*Work order:*
Each line from the line containing "25 fps. After" through the last line of the entries is to be reproduced exactly as it stands.

[Entries taken from a collection]

○ ○ ○ ○ ○ ○ ○

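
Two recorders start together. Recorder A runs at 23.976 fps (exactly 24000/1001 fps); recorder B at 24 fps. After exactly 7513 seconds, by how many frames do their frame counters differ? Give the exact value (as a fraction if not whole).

16392/91 frames

A emits 24000/1001 × 7513 = 16392000/91 frames; B emits 24 × 7513 = 180312.
Difference = 16392/91 frames (≈ 180.1319); B is ahead of A.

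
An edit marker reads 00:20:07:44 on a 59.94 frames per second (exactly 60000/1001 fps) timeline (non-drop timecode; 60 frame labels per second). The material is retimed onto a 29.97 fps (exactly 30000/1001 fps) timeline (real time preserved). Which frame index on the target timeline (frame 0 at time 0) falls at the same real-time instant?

Source frame index: (0×3600 + 20×60 + 7) × 60 + 44 = 72464.
Real time: 72464 / (60000/1001) = 4533529/3750 s.
Target frame: (4533529/3750) × (30000/1001) = 36232.

frame 36232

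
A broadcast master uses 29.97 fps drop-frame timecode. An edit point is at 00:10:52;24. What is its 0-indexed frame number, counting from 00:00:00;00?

Complete 10-minute blocks: 1, each 17982 frames → 17982.
Remaining 0 whole minutes in the current block: 0 frames.
Within the current minute: 52 × 30 + 24 = 1584. Total = 17982 + 0 + 1584 = 19566.

19566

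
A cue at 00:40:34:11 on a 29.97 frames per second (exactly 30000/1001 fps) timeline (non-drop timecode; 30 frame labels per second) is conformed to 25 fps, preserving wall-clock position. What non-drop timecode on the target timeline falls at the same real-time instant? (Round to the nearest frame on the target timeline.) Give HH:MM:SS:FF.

Source frame index: (0×3600 + 40×60 + 34) × 30 + 11 = 73031.
Real time: 73031 / (30000/1001) = 73104031/30000 s.
Target frame: (73104031/30000) × (25) = 73104031/1200 ≈ 60920.026 → 60920.
At 25 labels/s: frame 60920 → 00:40:36:20.

00:40:36:20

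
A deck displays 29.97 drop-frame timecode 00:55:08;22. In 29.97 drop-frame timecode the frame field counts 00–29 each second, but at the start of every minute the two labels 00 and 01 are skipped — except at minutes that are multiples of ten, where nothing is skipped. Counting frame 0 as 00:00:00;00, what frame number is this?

Complete 10-minute blocks: 5, each 17982 frames → 89910.
Remaining 5 whole minutes in the current block: 1800 + 4 × 1798 = 8992 frames.
Within the current minute: 8 × 30 + 22 − 2 = 260 (labels ;00/;01 skipped at this minute). Total = 89910 + 8992 + 260 = 99162.

99162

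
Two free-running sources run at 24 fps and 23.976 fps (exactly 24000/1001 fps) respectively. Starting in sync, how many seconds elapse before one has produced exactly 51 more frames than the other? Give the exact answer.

The gap grows by |24000/1001 − 24| = 24/1001 frames per second.
Time for a 51-frame gap: 51 ÷ (24/1001) = 2127.125 s.

2127.125 seconds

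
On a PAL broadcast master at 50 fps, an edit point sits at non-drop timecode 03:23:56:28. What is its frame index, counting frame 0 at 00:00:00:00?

Total seconds to the label: (3 × 3600 + 23 × 60 + 56) = 12236.
Frame index = 12236 × 50 + 28 = 611828.

frame 611828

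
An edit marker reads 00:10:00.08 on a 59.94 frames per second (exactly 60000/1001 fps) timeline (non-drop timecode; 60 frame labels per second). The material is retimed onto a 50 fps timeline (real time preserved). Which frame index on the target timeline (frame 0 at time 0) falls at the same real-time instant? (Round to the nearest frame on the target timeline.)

frame 30037

Source frame index: (0×3600 + 10×60 + 0) × 60 + 8 = 36008.
Real time: 36008 / (60000/1001) = 4505501/7500 s.
Target frame: (4505501/7500) × (50) = 4505501/150 ≈ 30036.673 → 30037.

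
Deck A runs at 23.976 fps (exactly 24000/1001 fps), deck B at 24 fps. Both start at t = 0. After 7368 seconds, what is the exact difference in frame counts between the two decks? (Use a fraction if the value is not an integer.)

176832/1001 frames

A emits 24000/1001 × 7368 = 176832000/1001 frames; B emits 24 × 7368 = 176832.
Difference = 176832/1001 frames (≈ 176.6553); B is ahead of A.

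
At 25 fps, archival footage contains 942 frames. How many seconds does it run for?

Running time = 942 / (25) = 37.68 s.

37.68 seconds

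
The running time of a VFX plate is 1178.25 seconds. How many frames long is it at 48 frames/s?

56556 frames

Frames = 1178.25 × 48 = 56556.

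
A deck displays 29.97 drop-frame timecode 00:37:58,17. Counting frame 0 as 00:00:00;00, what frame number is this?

As if non-drop at 30 labels/s: (0 × 3600 + 37 × 60 + 58) × 30 + 17 = 68357.
Minute boundaries passed: 37; those not divisible by 10: 37 − 3 = 34; dropped labels = 2 × 34 = 68.
Actual frame index = 68357 − 68 = 68289.

68289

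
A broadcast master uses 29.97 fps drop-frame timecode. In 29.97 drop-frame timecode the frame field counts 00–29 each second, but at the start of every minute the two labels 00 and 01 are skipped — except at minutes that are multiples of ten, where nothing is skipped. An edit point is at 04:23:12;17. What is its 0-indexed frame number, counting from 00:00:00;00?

Complete 10-minute blocks: 26, each 17982 frames → 467532.
Remaining 3 whole minutes in the current block: 1800 + 2 × 1798 = 5396 frames.
Within the current minute: 12 × 30 + 17 − 2 = 375 (labels ;00/;01 skipped at this minute). Total = 467532 + 5396 + 375 = 473303.

473303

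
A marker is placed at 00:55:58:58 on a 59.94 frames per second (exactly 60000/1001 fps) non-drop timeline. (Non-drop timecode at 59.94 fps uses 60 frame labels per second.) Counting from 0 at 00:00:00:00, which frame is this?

frame 201538

Total seconds to the label: (0 × 3600 + 55 × 60 + 58) = 3358.
Frame index = 3358 × 60 + 58 = 201538.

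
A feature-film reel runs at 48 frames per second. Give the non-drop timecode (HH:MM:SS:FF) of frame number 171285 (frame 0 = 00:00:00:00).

171285 ÷ 48 = 3568 full seconds, remainder 21 frames.
3568 s = 0 h 59 min 28 s.
Timecode: 00:59:28:21.

00:59:28:21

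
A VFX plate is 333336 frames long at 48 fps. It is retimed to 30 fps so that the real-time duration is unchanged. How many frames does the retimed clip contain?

208335 frames

Target frames = source frames × (target rate / source rate) = 333336 × (30)/(48) = 333336 × 5/8 = 208335.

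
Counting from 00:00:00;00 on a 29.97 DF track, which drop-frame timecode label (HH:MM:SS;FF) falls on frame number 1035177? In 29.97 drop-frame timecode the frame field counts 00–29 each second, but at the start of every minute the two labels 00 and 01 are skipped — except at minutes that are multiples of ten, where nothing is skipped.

09:35:40;13

Each 10-minute DF block holds 10 × 60 × 30 − 9 × 2 = 17982 frames. 1035177 ÷ 17982 → 57 full blocks, remainder 10203.
Within the partial block the first minute is 1800 frames and each further minute 1798, so 5 further minute boundaries passed. Total skipped labels = 18 × 57 + 2 × 5 = 1036.
Non-drop label index = 1035177 + 1036 = 1036213; at 30 labels/s that is 09:35:40:13, i.e. DF 09:35:40;13.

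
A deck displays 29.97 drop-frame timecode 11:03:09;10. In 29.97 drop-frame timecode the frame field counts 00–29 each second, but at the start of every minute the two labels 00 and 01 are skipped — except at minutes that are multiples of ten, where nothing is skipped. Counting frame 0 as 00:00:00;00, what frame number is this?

Complete 10-minute blocks: 66, each 17982 frames → 1186812.
Remaining 3 whole minutes in the current block: 1800 + 2 × 1798 = 5396 frames.
Within the current minute: 9 × 30 + 10 − 2 = 278 (labels ;00/;01 skipped at this minute). Total = 1186812 + 5396 + 278 = 1192486.

1192486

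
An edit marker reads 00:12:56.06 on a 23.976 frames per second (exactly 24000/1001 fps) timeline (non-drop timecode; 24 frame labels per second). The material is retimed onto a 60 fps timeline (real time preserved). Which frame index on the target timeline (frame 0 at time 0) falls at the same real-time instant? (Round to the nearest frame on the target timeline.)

Source frame index: (0×3600 + 12×60 + 56) × 24 + 6 = 18630.
Real time: 18630 / (24000/1001) = 621621/800 s.
Target frame: (621621/800) × (60) = 1864863/40 ≈ 46621.575 → 46622.

frame 46622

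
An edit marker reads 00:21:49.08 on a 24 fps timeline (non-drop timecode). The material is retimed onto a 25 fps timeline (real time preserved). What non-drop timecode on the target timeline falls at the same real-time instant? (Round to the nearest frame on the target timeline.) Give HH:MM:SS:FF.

Source frame index: (0×3600 + 21×60 + 49) × 24 + 8 = 31424.
Real time: 31424 / (24) = 3928/3 s.
Target frame: (3928/3) × (25) = 98200/3 ≈ 32733.333 → 32733.
At 25 labels/s: frame 32733 → 00:21:49:08.

00:21:49:08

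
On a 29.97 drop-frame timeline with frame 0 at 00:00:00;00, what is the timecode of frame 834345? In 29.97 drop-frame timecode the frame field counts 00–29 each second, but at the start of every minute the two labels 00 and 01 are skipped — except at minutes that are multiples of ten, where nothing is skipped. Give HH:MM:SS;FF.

07:43:59;09

Each 10-minute DF block holds 10 × 60 × 30 − 9 × 2 = 17982 frames. 834345 ÷ 17982 → 46 full blocks, remainder 7173.
Within the partial block the first minute is 1800 frames and each further minute 1798, so 3 further minute boundaries passed. Total skipped labels = 18 × 46 + 2 × 3 = 834.
Non-drop label index = 834345 + 834 = 835179; at 30 labels/s that is 07:43:59:09, i.e. DF 07:43:59;09.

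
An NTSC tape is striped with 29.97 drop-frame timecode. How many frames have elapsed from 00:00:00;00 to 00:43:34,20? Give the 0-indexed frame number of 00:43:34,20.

Complete 10-minute blocks: 4, each 17982 frames → 71928.
Remaining 3 whole minutes in the current block: 1800 + 2 × 1798 = 5396 frames.
Within the current minute: 34 × 30 + 20 − 2 = 1038 (labels ;00/;01 skipped at this minute). Total = 71928 + 5396 + 1038 = 78362.

78362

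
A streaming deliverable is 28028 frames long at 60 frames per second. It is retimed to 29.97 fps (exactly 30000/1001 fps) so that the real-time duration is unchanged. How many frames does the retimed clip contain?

Target frames = source frames × (target rate / source rate) = 28028 × (30000/1001)/(60) = 28028 × 500/1001 = 14000.

14000 frames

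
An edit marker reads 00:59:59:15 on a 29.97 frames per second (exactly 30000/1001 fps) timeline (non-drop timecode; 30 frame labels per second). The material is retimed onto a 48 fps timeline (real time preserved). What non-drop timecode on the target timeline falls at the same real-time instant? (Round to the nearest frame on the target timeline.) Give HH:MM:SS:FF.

Source frame index: (0×3600 + 59×60 + 59) × 30 + 15 = 107985.
Real time: 107985 / (30000/1001) = 7206199/2000 s.
Target frame: (7206199/2000) × (48) = 21618597/125 ≈ 172948.776 → 172949.
At 48 labels/s: frame 172949 → 01:00:03:05.

01:00:03:05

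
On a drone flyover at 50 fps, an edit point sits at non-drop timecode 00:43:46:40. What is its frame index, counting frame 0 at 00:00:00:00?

Total seconds to the label: (0 × 3600 + 43 × 60 + 46) = 2626.
Frame index = 2626 × 50 + 40 = 131340.

131340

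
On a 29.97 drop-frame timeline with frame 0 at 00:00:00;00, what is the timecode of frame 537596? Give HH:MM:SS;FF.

04:58:57;24

Ten DF minutes hold 17982 frames, so frame 537596 lies in block 29 (frames 521478–539459) with 16118 frames into that block.
The block's first minute is 1800 frames and the rest 1798 each; 16118 frames reaches minute 8, so 29 × 18 + 8 × 2 = 538 labels have been skipped so far.
Adding those back, label number 537596 + 538 = 538134 at 30 labels/s is 17937 s + 24 f = 4 h 58 min 57 s frame 24, i.e. 04:58:57;24.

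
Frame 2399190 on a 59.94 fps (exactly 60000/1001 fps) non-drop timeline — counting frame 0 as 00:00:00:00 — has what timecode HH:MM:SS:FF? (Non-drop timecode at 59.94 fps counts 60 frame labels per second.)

11:06:26:30

2399190 ÷ 60 = 39986 full seconds, remainder 30 frames.
39986 s = 11 h 6 min 26 s.
Timecode: 11:06:26:30.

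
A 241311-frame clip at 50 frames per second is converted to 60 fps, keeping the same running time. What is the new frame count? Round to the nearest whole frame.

Frames at target rate = 241311 × (60) / (50) = 1447866/5 ≈ 289573.200.
Nearest whole frame: 289573.

289573 frames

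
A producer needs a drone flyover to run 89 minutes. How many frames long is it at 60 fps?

89 min = 5340 s.
Frames = 5340 × 60 = 320400.

320400 frames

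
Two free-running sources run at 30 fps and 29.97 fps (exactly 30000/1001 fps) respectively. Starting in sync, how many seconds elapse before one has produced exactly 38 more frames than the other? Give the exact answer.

19019/15 seconds

The gap grows by |30000/1001 − 30| = 30/1001 frames per second.
Time for a 38-frame gap: 38 ÷ (30/1001) = 19019/15 s.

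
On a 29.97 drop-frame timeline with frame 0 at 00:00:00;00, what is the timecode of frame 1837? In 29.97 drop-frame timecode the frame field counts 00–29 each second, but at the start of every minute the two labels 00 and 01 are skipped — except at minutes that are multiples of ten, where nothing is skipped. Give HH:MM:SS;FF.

00:01:01;09

Ten DF minutes hold 17982 frames, so frame 1837 lies in block 0 (frames 0–17981) with 1837 frames into that block.
The block's first minute is 1800 frames and the rest 1798 each; 1837 frames reaches minute 1, so 0 × 18 + 1 × 2 = 2 labels have been skipped so far.
Adding those back, label number 1837 + 2 = 1839 at 30 labels/s is 61 s + 9 f = 0 h 1 min 1 s frame 9, i.e. 00:01:01;09.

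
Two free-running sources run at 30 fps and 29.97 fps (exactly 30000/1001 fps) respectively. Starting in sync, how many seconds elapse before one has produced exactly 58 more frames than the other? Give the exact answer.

The gap grows by |30000/1001 − 30| = 30/1001 frames per second.
Time for a 58-frame gap: 58 ÷ (30/1001) = 29029/15 s.

29029/15 seconds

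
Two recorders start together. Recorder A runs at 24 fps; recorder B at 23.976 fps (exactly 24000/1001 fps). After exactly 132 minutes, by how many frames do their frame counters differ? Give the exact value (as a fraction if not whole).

17280/91 frames

132 min = 7920 s.
A emits 24 × 7920 = 190080 frames; B emits 24000/1001 × 7920 = 17280000/91.
Difference = 17280/91 frames (≈ 189.8901); B is behind A.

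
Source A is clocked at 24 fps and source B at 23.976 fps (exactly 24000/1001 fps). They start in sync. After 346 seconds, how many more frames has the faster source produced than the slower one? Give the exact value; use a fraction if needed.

8304/1001 frames

A emits 24 × 346 = 8304 frames; B emits 24000/1001 × 346 = 8304000/1001.
Difference = 8304/1001 frames (≈ 8.2957); B is behind A.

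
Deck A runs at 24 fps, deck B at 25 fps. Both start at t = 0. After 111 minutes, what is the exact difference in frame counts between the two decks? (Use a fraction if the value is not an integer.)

6660 frames

111 min = 6660 s.
A emits 24 × 6660 = 159840 frames; B emits 25 × 6660 = 166500.
Difference = 6660 frames; B is ahead of A.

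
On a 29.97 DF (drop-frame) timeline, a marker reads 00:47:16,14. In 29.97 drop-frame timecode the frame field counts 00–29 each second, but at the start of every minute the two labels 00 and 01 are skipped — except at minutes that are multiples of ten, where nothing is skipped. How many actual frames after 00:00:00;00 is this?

85008

Complete 10-minute blocks: 4, each 17982 frames → 71928.
Remaining 7 whole minutes in the current block: 1800 + 6 × 1798 = 12588 frames.
Within the current minute: 16 × 30 + 14 − 2 = 492 (labels ;00/;01 skipped at this minute). Total = 71928 + 12588 + 492 = 85008.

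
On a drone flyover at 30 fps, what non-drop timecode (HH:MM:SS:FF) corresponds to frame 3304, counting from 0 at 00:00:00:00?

00:01:50:04

3304 ÷ 30 = 110 full seconds, remainder 4 frames.
110 s = 0 h 1 min 50 s.
Timecode: 00:01:50:04.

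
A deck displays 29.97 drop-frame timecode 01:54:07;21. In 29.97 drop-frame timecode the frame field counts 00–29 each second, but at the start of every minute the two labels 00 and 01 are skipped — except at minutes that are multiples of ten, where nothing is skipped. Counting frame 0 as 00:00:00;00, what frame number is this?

Complete 10-minute blocks: 11, each 17982 frames → 197802.
Remaining 4 whole minutes in the current block: 1800 + 3 × 1798 = 7194 frames.
Within the current minute: 7 × 30 + 21 − 2 = 229 (labels ;00/;01 skipped at this minute). Total = 197802 + 7194 + 229 = 205225.

205225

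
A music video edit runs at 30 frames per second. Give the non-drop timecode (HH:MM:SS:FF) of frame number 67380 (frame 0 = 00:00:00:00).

00:37:26:00

67380 ÷ 30 = 2246 full seconds, remainder 0 frames.
2246 s = 0 h 37 min 26 s.
Timecode: 00:37:26:00.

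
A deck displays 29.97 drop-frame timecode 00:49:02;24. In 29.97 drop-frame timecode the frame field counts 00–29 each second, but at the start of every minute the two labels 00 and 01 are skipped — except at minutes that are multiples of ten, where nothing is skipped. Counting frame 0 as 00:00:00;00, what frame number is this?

Complete 10-minute blocks: 4, each 17982 frames → 71928.
Remaining 9 whole minutes in the current block: 1800 + 8 × 1798 = 16184 frames.
Within the current minute: 2 × 30 + 24 − 2 = 82 (labels ;00/;01 skipped at this minute). Total = 71928 + 16184 + 82 = 88194.

88194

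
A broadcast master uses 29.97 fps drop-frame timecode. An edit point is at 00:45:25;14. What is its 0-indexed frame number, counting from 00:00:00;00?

As if non-drop at 30 labels/s: (0 × 3600 + 45 × 60 + 25) × 30 + 14 = 81764.
Minute boundaries passed: 45; those not divisible by 10: 45 − 4 = 41; dropped labels = 2 × 41 = 82.
Actual frame index = 81764 − 82 = 81682.

81682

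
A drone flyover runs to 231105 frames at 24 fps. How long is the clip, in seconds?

Running time = 231105 / (24) = 9629.375 s.

9629.375 seconds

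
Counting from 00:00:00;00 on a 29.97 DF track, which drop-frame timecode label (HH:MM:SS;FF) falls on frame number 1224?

Each 10-minute DF block holds 10 × 60 × 30 − 9 × 2 = 17982 frames. 1224 ÷ 17982 → 0 full blocks, remainder 1224.
Within the partial block the first minute is 1800 frames and each further minute 1798, so 0 further minute boundaries passed. Total skipped labels = 18 × 0 + 2 × 0 = 0.
Non-drop label index = 1224 + 0 = 1224; at 30 labels/s that is 00:00:40:24, i.e. DF 00:00:40;24.

00:00:40;24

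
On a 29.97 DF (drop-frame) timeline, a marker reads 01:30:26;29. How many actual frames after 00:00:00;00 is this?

162647

Complete 10-minute blocks: 9, each 17982 frames → 161838.
Remaining 0 whole minutes in the current block: 0 frames.
Within the current minute: 26 × 30 + 29 = 809. Total = 161838 + 0 + 809 = 162647.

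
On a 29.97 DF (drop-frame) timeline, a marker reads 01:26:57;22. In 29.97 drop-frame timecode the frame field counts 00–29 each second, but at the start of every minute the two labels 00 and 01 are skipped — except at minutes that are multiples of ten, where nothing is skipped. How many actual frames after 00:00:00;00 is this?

Complete 10-minute blocks: 8, each 17982 frames → 143856.
Remaining 6 whole minutes in the current block: 1800 + 5 × 1798 = 10790 frames.
Within the current minute: 57 × 30 + 22 − 2 = 1730 (labels ;00/;01 skipped at this minute). Total = 143856 + 10790 + 1730 = 156376.

156376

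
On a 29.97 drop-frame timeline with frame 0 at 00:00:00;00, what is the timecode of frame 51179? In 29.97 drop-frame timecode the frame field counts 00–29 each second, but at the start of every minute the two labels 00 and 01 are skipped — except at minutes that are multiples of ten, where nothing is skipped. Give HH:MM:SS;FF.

Each 10-minute DF block holds 10 × 60 × 30 − 9 × 2 = 17982 frames. 51179 ÷ 17982 → 2 full blocks, remainder 15215.
Within the partial block the first minute is 1800 frames and each further minute 1798, so 8 further minute boundaries passed. Total skipped labels = 18 × 2 + 2 × 8 = 52.
Non-drop label index = 51179 + 52 = 51231; at 30 labels/s that is 00:28:27:21, i.e. DF 00:28:27;21.

00:28:27;21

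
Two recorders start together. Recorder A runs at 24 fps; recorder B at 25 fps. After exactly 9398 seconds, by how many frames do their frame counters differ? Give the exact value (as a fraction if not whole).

A emits 24 × 9398 = 225552 frames; B emits 25 × 9398 = 234950.
Difference = 9398 frames; B is ahead of A.

9398 frames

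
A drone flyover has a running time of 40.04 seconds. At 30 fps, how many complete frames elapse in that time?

1201 frames

Frames = 40.04 × 30 = 6006/5 ≈ 1201.2000.
Complete frames: 1201.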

○ ○ ○ ○ ○ ○ ○

*Solution to this task:*
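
Two recorders start together. Recorder A runs at 24 fps; recorder B at 25 fps. After exactly 9398 seconds, by how many frames do their frame counters differ? Give the exact value (as a fraction if not whole).

A emits 24 × 9398 = 225552 frames; B emits 25 × 9398 = 234950.
Difference = 9398 frames; B is ahead of A.

9398 frames

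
A drone flyover has a running time of 40.04 seconds. At 30 fps, how many complete frames elapse in that time?

1201 frames

Frames = 40.04 × 30 = 6006/5 ≈ 1201.2000.
Complete frames: 1201.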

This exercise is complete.